=== DATA UNDER STUDY ===

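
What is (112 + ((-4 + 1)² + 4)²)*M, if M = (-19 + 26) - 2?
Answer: 1405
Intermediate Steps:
M = 5 (M = 7 - 2 = 5)
(112 + ((-4 + 1)² + 4)²)*M = (112 + ((-4 + 1)² + 4)²)*5 = (112 + ((-3)² + 4)²)*5 = (112 + (9 + 4)²)*5 = (112 + 13²)*5 = (112 + 169)*5 = 281*5 = 1405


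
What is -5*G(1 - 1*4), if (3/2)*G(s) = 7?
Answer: -70/3 ≈ -23.333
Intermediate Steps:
G(s) = 14/3 (G(s) = (⅔)*7 = 14/3)
-5*G(1 - 1*4) = -5*14/3 = -70/3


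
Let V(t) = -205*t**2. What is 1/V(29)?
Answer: -1/172405 ≈ -5.8003e-6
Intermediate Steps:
1/V(29) = 1/(-205*29**2) = 1/(-205*841) = 1/(-172405) = -1/172405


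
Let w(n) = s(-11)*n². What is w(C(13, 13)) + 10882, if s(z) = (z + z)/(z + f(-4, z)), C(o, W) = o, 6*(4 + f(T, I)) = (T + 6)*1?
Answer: 22271/2 ≈ 11136.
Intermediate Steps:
f(T, I) = -3 + T/6 (f(T, I) = -4 + ((T + 6)*1)/6 = -4 + ((6 + T)*1)/6 = -4 + (6 + T)/6 = -4 + (1 + T/6) = -3 + T/6)
s(z) = 2*z/(-11/3 + z) (s(z) = (z + z)/(z + (-3 + (⅙)*(-4))) = (2*z)/(z + (-3 - ⅔)) = (2*z)/(z - 11/3) = (2*z)/(-11/3 + z) = 2*z/(-11/3 + z))
w(n) = 3*n²/2 (w(n) = (6*(-11)/(-11 + 3*(-11)))*n² = (6*(-11)/(-11 - 33))*n² = (6*(-11)/(-44))*n² = (6*(-11)*(-1/44))*n² = 3*n²/2)
w(C(13, 13)) + 10882 = (3/2)*13² + 10882 = (3/2)*169 + 10882 = 507/2 + 10882 = 22271/2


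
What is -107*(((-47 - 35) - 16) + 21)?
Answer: 8239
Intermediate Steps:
-107*(((-47 - 35) - 16) + 21) = -107*((-82 - 16) + 21) = -107*(-98 + 21) = -107*(-77) = 8239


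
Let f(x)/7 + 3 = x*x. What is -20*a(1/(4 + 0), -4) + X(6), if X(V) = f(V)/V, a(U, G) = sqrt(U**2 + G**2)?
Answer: 77/2 - 5*sqrt(257) ≈ -41.656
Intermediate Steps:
f(x) = -21 + 7*x**2 (f(x) = -21 + 7*(x*x) = -21 + 7*x**2)
a(U, G) = sqrt(G**2 + U**2)
X(V) = (-21 + 7*V**2)/V
-20*a(1/(4 + 0), -4) + X(6) = -20*sqrt((-4)**2 + (1/(4 + 0))**2) + (-21/6 + 7*6) = -20*sqrt(16 + (1/4)**2) + (-21*1/6 + 42) = -20*sqrt(16 + (1/4)**2) + (-7/2 + 42) = -20*sqrt(16 + 1/16) + 77/2 = -5*sqrt(257) + 77/2 = 77/2 - 5*sqrt(257)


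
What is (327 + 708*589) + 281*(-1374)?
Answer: 31245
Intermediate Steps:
(327 + 708*589) + 281*(-1374) = (327 + 417012) - 386094 = 417339 - 386094 = 31245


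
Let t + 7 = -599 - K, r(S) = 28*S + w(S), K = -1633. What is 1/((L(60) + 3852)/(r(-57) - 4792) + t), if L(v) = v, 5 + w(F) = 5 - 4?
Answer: 799/820084 ≈ 0.00097429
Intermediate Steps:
w(F) = -4 (w(F) = -5 + (5 - 4) = -5 + 1 = -4)
r(S) = -4 + 28*S (r(S) = 28*S - 4 = -4 + 28*S)
t = 1027 (t = -7 + (-599 - 1*(-1633)) = -7 + (-599 + 1633) = -7 + 1034 = 1027)
1/((L(60) + 3852)/(r(-57) - 4792) + t) = 1/((60 + 3852)/((-4 + 28*(-57)) - 4792) + 1027) = 1/(3912/((-4 - 1596) - 4792) + 1027) = 1/(3912/(-1600 - 4792) + 1027) = 1/(3912/(-6392) + 1027) = 1/(3912*(-1/6392) + 1027) = 1/(-489/799 + 1027) = 1/(820084/799) = 799/820084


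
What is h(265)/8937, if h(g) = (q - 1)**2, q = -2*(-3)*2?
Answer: 121/8937 ≈ 0.013539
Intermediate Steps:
q = 12 (q = 6*2 = 12)
h(g) = 121 (h(g) = (12 - 1)**2 = 11**2 = 121)
h(265)/8937 = 121/8937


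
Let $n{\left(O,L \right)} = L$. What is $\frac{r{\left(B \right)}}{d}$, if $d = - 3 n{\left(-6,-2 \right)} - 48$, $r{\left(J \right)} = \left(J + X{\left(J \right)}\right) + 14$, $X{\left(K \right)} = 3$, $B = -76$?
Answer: $\frac{59}{42} \approx 1.4048$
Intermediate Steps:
$r{\left(J \right)} = 17 + J$ ($r{\left(J \right)} = \left(J + 3\right) + 14 = \left(3 + J\right) + 14 = 17 + J$)
$d = -42$ ($d = \left(-3\right) \left(-2\right) - 48 = 6 - 48 = -42$)
$\frac{r{\left(B \right)}}{d} = \frac{17 - 76}{-42} = \left(-59\right) \left(- \frac{1}{42}\right) = \frac{59}{42}$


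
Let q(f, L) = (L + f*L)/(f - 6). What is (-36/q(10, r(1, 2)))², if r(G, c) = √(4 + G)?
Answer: 20736/605 ≈ 34.274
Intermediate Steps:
q(f, L) = (L + L*f)/(-6 + f)
(-36/q(10, r(1, 2)))² = (-36*(-6 + 10)/((1 + 10)*√(4 + 1)))² = (-36*4*√5/55)² = (-144*√5/55)² = 20736/605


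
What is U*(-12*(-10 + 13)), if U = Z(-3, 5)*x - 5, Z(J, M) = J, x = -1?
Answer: 72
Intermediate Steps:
U = -2 (U = -3*(-1) - 5 = 3 - 5 = -2)
U*(-12*(-10 + 13)) = -(-24)*(-10 + 13) = -(-24)*3 = -2*(-36) = 72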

===

Check each line of the records above for the word "What" and report how many lines have it, as a number only.

12